Stored data entries:
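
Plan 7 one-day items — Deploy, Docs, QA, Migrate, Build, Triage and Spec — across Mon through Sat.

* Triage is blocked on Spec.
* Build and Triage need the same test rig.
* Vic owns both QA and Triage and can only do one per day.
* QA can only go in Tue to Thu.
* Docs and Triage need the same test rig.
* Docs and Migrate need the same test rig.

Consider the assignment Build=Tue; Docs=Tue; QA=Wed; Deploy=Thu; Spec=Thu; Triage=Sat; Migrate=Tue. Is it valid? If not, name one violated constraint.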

EXERCISE AIM
Retype exactly. Start at the line with "Migrate need the same test rig." and stop at the last line of the data.

ANSWER TO THE EXERCISE
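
* Docs and Migrate need the same test rig.

Consider the assignment Build=Tue; Docs=Tue; QA=Wed; Deploy=Thu; Spec=Thu; Triage=Sat; Migrate=Tue. Is it valid? If not, name one violated constraint.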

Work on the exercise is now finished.